[Records from a data collection]
::::::::::

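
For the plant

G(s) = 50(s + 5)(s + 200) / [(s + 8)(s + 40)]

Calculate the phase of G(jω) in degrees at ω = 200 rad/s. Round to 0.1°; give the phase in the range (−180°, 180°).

At s = jω = j200:
zero (s+5): 5 + j200 → |·| = √(5²+200²) = √40025 ≈ 200.06, ∠ = arctan(200/5) ≈ 88.57°
zero (s+200): 200 + j200 → |·| = √(200²+200²) = √80000 ≈ 282.84, ∠ = arctan(200/200) ≈ 45.00°
pole (s+8): 8 + j200 → |·| = √(8²+200²) = √40064 ≈ 200.16, ∠ = arctan(200/8) ≈ 87.71°
pole (s+40): 40 + j200 → |·| = √(40²+200²) = √41600 ≈ 203.96, ∠ = arctan(200/40) ≈ 78.69°
∠G = 133.57° − 166.40° = -32.83°

-32.8°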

::::::::::

### Work order
The required output is the lines from the one holding "Calculate the phase" through the last line of the entries above, copied exactly.

### Result
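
Calculate the phase of G(jω) in degrees at ω = 200 rad/s. Round to 0.1°; give the phase in the range (−180°, 180°).

At s = jω = j200:
zero (s+5): 5 + j200 → |·| = √(5²+200²) = √40025 ≈ 200.06, ∠ = arctan(200/5) ≈ 88.57°
zero (s+200): 200 + j200 → |·| = √(200²+200²) = √80000 ≈ 282.84, ∠ = arctan(200/200) ≈ 45.00°
pole (s+8): 8 + j200 → |·| = √(8²+200²) = √40064 ≈ 200.16, ∠ = arctan(200/8) ≈ 87.71°
pole (s+40): 40 + j200 → |·| = √(40²+200²) = √41600 ≈ 203.96, ∠ = arctan(200/40) ≈ 78.69°
∠G = 133.57° − 166.40° = -32.83°

-32.8°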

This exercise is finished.